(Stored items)

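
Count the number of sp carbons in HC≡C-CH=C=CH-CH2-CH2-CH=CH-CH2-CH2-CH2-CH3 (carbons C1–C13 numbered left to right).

3

C1: sp ✓
C2: sp ✓
C3: sp2
C4: sp ✓
C5: sp2
C6: sp3
C7: sp3
C8: sp2
C9: sp2
C10: sp3
C11: sp3
C12: sp3
C13: sp3
C1, C2, C4 → 3 sp carbons.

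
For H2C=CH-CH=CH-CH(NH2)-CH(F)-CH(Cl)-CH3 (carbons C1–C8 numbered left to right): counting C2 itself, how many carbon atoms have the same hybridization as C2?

4

C2 is sp2 (one π bond).
C1: sp2 ✓
C2: sp2 ✓
C3: sp2 ✓
C4: sp2 ✓
C5: sp3
C6: sp3
C7: sp3
C8: sp3
4 carbons are sp2.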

* [ABOUT THIS EXERCISE]
Copy out all of the records verbatim.

* [RESULT OF THIS EXERCISE]
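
Count the number of sp carbons in HC≡C-CH=C=CH-CH2-CH2-CH=CH-CH2-CH2-CH2-CH3 (carbons C1–C13 numbered left to right).

3

C1: sp ✓
C2: sp ✓
C3: sp2
C4: sp ✓
C5: sp2
C6: sp3
C7: sp3
C8: sp2
C9: sp2
C10: sp3
C11: sp3
C12: sp3
C13: sp3
C1, C2, C4 → 3 sp carbons.

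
For H2C=CH-CH=CH-CH(NH2)-CH(F)-CH(Cl)-CH3 (carbons C1–C8 numbered left to right): counting C2 itself, how many carbon atoms have the same hybridization as C2?

4

C2 is sp2 (one π bond).
C1: sp2 ✓
C2: sp2 ✓
C3: sp2 ✓
C4: sp2 ✓
C5: sp3
C6: sp3
C7: sp3
C8: sp3
4 carbons are sp2.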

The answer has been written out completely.